Segment Start: RECORDS TO USE
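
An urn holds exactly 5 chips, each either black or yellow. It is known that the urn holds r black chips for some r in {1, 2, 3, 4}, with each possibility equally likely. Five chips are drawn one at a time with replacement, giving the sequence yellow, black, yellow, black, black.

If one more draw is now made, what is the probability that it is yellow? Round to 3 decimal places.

Compute the likelihood of the observed sequence for each case: P(data | r = 1) = (4/5)(1/5)(4/5)(1/5)(1/5) = 0.00512; P(data | r = 2) = (3/5)(2/5)(3/5)(2/5)(2/5) = 0.02304; P(data | r = 3) = (2/5)(3/5)(2/5)(3/5)(3/5) = 0.03456; P(data | r = 4) = (1/5)(4/5)(1/5)(4/5)(4/5) = 0.02048.
Multiplying each by its prior: 1/4 · 0.00512 = 0.00128, 1/4 · 0.02304 = 0.00576, 1/4 · 0.03456 = 0.00864, 1/4 · 0.02048 = 0.00512; with total 0.0208.
Dividing through by the total gives posterior P(r = 1 | data) = 0.061538, P(r = 2 | data) = 0.27692, P(r = 3 | data) = 0.41538, P(r = 4 | data) = 0.24615.
Averaging over the posterior, P(yellow next | data) = (4/5)(0.061538) + (3/5)(0.27692) + (2/5)(0.41538) + (1/5)(0.24615) = 0.43077.

0.431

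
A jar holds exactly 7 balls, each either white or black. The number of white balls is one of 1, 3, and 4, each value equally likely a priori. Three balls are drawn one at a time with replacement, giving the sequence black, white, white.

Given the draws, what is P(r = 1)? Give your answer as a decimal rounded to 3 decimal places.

Compute the likelihood of the observed sequence for each case: P(data | r = 1) = (6/7)(1/7)(1/7) = 6/343; P(data | r = 3) = (4/7)(3/7)(3/7) = 36/343; P(data | r = 4) = (3/7)(4/7)(4/7) = 48/343.
Weighting by the prior gives 1/3 · 6/343 = 2/343, 1/3 · 36/343 = 12/343, 1/3 · 48/343 = 16/343; summing to 30/343.
Therefore the posterior P(r = 1 | data) = (2/343) / (30/343) = 1/15.

0.067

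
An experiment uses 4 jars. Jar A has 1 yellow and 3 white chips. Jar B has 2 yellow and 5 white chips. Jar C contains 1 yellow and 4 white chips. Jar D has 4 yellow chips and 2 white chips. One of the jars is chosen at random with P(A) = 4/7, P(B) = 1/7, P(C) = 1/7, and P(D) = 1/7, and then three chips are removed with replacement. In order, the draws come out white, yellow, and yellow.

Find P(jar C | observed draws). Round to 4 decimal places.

The likelihood of the observed sequence under each hypothesis: P(data | jar A) = (3/4)(1/4)(1/4) = 0.046875; P(data | jar B) = (5/7)(2/7)(2/7) = 0.058309; P(data | jar C) = (4/5)(1/5)(1/5) = 0.032; P(data | jar D) = (2/6)(4/6)(4/6) = 0.14815.
The prior-weighted likelihoods are 4/7 · 0.046875 = 0.026786, 1/7 · 0.058309 = 0.0083299, 1/7 · 0.032 = 0.0045714, 1/7 · 0.14815 = 0.021164; these sum to 0.060851.
Hence P(jar C | data) = (0.0045714) / (0.060851) = 0.075125.

0.0751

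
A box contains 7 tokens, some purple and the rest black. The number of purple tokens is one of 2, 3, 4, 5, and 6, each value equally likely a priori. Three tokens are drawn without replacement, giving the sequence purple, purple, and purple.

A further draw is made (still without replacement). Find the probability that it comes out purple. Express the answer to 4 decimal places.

For each hypothesis, P(data | H) works out to: P(data | r = 2) = (2/7)(1/6)(0/5) = 0; P(data | r = 3) = (3/7)(2/6)(1/5) = 1/35; P(data | r = 4) = (4/7)(3/6)(2/5) = 4/35; P(data | r = 5) = (5/7)(4/6)(3/5) = 2/7; P(data | r = 6) = (6/7)(5/6)(4/5) = 4/7.
The prior-weighted likelihoods are 1/5 · 0 = 0, 1/5 · 1/35 = 1/175, 1/5 · 4/35 = 4/175, 1/5 · 2/7 = 2/35, 1/5 · 4/7 = 4/35; these sum to 1/5.
Normalising, the posterior is P(r = 2 | data) = 0, P(r = 3 | data) = 1/35, P(r = 4 | data) = 4/35, P(r = 5 | data) = 2/7, P(r = 6 | data) = 4/7.
Averaging over the posterior, P(purple next | data) = (0)(1/35) + (1/4)(4/35) + (1/2)(2/7) + (3/4)(4/7) = 3/5.

0.6000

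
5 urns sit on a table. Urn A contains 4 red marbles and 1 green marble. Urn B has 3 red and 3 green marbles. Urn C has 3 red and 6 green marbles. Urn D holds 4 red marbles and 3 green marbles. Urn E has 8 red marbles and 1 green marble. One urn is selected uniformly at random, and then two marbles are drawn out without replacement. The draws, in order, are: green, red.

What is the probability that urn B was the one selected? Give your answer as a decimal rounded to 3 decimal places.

0.262

Under each hypothesis, the probability of the observed sequence is: P(data | urn A) = (1/5)(4/4) = 0.2; P(data | urn B) = (3/6)(3/5) = 0.3; P(data | urn C) = (6/9)(3/8) = 0.25; P(data | urn D) = (3/7)(4/6) = 0.28571; P(data | urn E) = (1/9)(8/8) = 0.11111.
Weighting by the prior gives 1/5 · 0.2 = 0.04, 1/5 · 0.3 = 0.06, 1/5 · 0.25 = 0.05, 1/5 · 0.28571 = 0.057143, 1/5 · 0.11111 = 0.022222; with total 0.22937.
So P(urn B | data) = (0.06) / (0.22937) = 0.26159.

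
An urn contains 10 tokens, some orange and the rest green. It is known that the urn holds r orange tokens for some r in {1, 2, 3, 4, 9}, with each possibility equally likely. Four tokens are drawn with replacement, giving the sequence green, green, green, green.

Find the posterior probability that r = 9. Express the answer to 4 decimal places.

0.0001

Compute the likelihood of the observed sequence for each case: P(data | r = 1) = (9/10)(9/10)(9/10)(9/10) = 0.6561; P(data | r = 2) = (8/10)(8/10)(8/10)(8/10) = 0.4096; P(data | r = 3) = (7/10)(7/10)(7/10)(7/10) = 0.2401; P(data | r = 4) = (6/10)(6/10)(6/10)(6/10) = 0.1296; P(data | r = 9) = (1/10)(1/10)(1/10)(1/10) = 0.0001.
Weighting by the prior gives 1/5 · 0.6561 = 0.13122, 1/5 · 0.4096 = 0.08192, 1/5 · 0.2401 = 0.04802, 1/5 · 0.1296 = 0.02592, 1/5 · 0.0001 = 2e-05; summing to 0.2871.
Therefore the posterior P(r = 9 | data) = (2e-05) / (0.2871) = 6.9662e-05.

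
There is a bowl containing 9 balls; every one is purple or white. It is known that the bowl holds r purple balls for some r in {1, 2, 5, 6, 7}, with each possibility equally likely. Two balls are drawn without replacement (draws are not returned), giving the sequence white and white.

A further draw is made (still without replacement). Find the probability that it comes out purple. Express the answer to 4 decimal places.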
Segment End: RECORDS TO USE
PROBLEM: Copy task. Give back the whole listing exactly as written.

YOUR RESPONSE:
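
An urn holds exactly 5 chips, each either black or yellow. It is known that the urn holds r black chips for some r in {1, 2, 3, 4}, with each possibility equally likely. Five chips are drawn one at a time with replacement, giving the sequence yellow, black, yellow, black, black.

If one more draw is now made, what is the probability that it is yellow? Round to 3 decimal places.

Compute the likelihood of the observed sequence for each case: P(data | r = 1) = (4/5)(1/5)(4/5)(1/5)(1/5) = 0.00512; P(data | r = 2) = (3/5)(2/5)(3/5)(2/5)(2/5) = 0.02304; P(data | r = 3) = (2/5)(3/5)(2/5)(3/5)(3/5) = 0.03456; P(data | r = 4) = (1/5)(4/5)(1/5)(4/5)(4/5) = 0.02048.
Multiplying each by its prior: 1/4 · 0.00512 = 0.00128, 1/4 · 0.02304 = 0.00576, 1/4 · 0.03456 = 0.00864, 1/4 · 0.02048 = 0.00512; with total 0.0208.
Dividing through by the total gives posterior P(r = 1 | data) = 0.061538, P(r = 2 | data) = 0.27692, P(r = 3 | data) = 0.41538, P(r = 4 | data) = 0.24615.
Averaging over the posterior, P(yellow next | data) = (4/5)(0.061538) + (3/5)(0.27692) + (2/5)(0.41538) + (1/5)(0.24615) = 0.43077.

0.431

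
A jar holds exactly 7 balls, each either white or black. The number of white balls is one of 1, 3, and 4, each value equally likely a priori. Three balls are drawn one at a time with replacement, giving the sequence black, white, white.

Given the draws, what is P(r = 1)? Give your answer as a decimal rounded to 3 decimal places.

Compute the likelihood of the observed sequence for each case: P(data | r = 1) = (6/7)(1/7)(1/7) = 6/343; P(data | r = 3) = (4/7)(3/7)(3/7) = 36/343; P(data | r = 4) = (3/7)(4/7)(4/7) = 48/343.
Weighting by the prior gives 1/3 · 6/343 = 2/343, 1/3 · 36/343 = 12/343, 1/3 · 48/343 = 16/343; summing to 30/343.
Therefore the posterior P(r = 1 | data) = (2/343) / (30/343) = 1/15.

0.067

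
An experiment uses 4 jars. Jar A has 1 yellow and 3 white chips. Jar B has 2 yellow and 5 white chips. Jar C contains 1 yellow and 4 white chips. Jar D has 4 yellow chips and 2 white chips. One of the jars is chosen at random with P(A) = 4/7, P(B) = 1/7, P(C) = 1/7, and P(D) = 1/7, and then three chips are removed with replacement. In order, the draws come out white, yellow, and yellow.

Find P(jar C | observed draws). Round to 4 decimal places.

The likelihood of the observed sequence under each hypothesis: P(data | jar A) = (3/4)(1/4)(1/4) = 0.046875; P(data | jar B) = (5/7)(2/7)(2/7) = 0.058309; P(data | jar C) = (4/5)(1/5)(1/5) = 0.032; P(data | jar D) = (2/6)(4/6)(4/6) = 0.14815.
The prior-weighted likelihoods are 4/7 · 0.046875 = 0.026786, 1/7 · 0.058309 = 0.0083299, 1/7 · 0.032 = 0.0045714, 1/7 · 0.14815 = 0.021164; these sum to 0.060851.
Hence P(jar C | data) = (0.0045714) / (0.060851) = 0.075125.

0.0751

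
A box contains 7 tokens, some purple and the rest black. The number of purple tokens is one of 2, 3, 4, 5, and 6, each value equally likely a priori. Three tokens are drawn without replacement, giving the sequence purple, purple, and purple.

A further draw is made (still without replacement). Find the probability that it comes out purple. Express the answer to 4 decimal places.

For each hypothesis, P(data | H) works out to: P(data | r = 2) = (2/7)(1/6)(0/5) = 0; P(data | r = 3) = (3/7)(2/6)(1/5) = 1/35; P(data | r = 4) = (4/7)(3/6)(2/5) = 4/35; P(data | r = 5) = (5/7)(4/6)(3/5) = 2/7; P(data | r = 6) = (6/7)(5/6)(4/5) = 4/7.
The prior-weighted likelihoods are 1/5 · 0 = 0, 1/5 · 1/35 = 1/175, 1/5 · 4/35 = 4/175, 1/5 · 2/7 = 2/35, 1/5 · 4/7 = 4/35; these sum to 1/5.
Normalising, the posterior is P(r = 2 | data) = 0, P(r = 3 | data) = 1/35, P(r = 4 | data) = 4/35, P(r = 5 | data) = 2/7, P(r = 6 | data) = 4/7.
Averaging over the posterior, P(purple next | data) = (0)(1/35) + (1/4)(4/35) + (1/2)(2/7) + (3/4)(4/7) = 3/5.

0.6000

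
5 urns sit on a table. Urn A contains 4 red marbles and 1 green marble. Urn B has 3 red and 3 green marbles. Urn C has 3 red and 6 green marbles. Urn D holds 4 red marbles and 3 green marbles. Urn E has 8 red marbles and 1 green marble. One urn is selected uniformly at random, and then two marbles are drawn out without replacement. The draws, in order, are: green, red.

What is the probability that urn B was the one selected? Give your answer as a decimal rounded to 3 decimal places.

0.262

Under each hypothesis, the probability of the observed sequence is: P(data | urn A) = (1/5)(4/4) = 0.2; P(data | urn B) = (3/6)(3/5) = 0.3; P(data | urn C) = (6/9)(3/8) = 0.25; P(data | urn D) = (3/7)(4/6) = 0.28571; P(data | urn E) = (1/9)(8/8) = 0.11111.
Weighting by the prior gives 1/5 · 0.2 = 0.04, 1/5 · 0.3 = 0.06, 1/5 · 0.25 = 0.05, 1/5 · 0.28571 = 0.057143, 1/5 · 0.11111 = 0.022222; with total 0.22937.
So P(urn B | data) = (0.06) / (0.22937) = 0.26159.

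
An urn contains 10 tokens, some orange and the rest green. It is known that the urn holds r orange tokens for some r in {1, 2, 3, 4, 9}, with each possibility equally likely. Four tokens are drawn with replacement, giving the sequence green, green, green, green.

Find the posterior probability that r = 9. Express the answer to 4 decimal places.

0.0001

Compute the likelihood of the observed sequence for each case: P(data | r = 1) = (9/10)(9/10)(9/10)(9/10) = 0.6561; P(data | r = 2) = (8/10)(8/10)(8/10)(8/10) = 0.4096; P(data | r = 3) = (7/10)(7/10)(7/10)(7/10) = 0.2401; P(data | r = 4) = (6/10)(6/10)(6/10)(6/10) = 0.1296; P(data | r = 9) = (1/10)(1/10)(1/10)(1/10) = 0.0001.
Weighting by the prior gives 1/5 · 0.6561 = 0.13122, 1/5 · 0.4096 = 0.08192, 1/5 · 0.2401 = 0.04802, 1/5 · 0.1296 = 0.02592, 1/5 · 0.0001 = 2e-05; summing to 0.2871.
Therefore the posterior P(r = 9 | data) = (2e-05) / (0.2871) = 6.9662e-05.

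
There is a bowl containing 9 balls; every one is purple or white. It is known that the bowl holds r purple balls for some r in {1, 2, 5, 6, 7}, with each possibility equally likely. Two balls are drawn without replacement (draws are not returned), giving the sequence white and white.

A further draw is made (still without replacement). Find the probability that it comes out purple. Express the answer to 4 decimal places.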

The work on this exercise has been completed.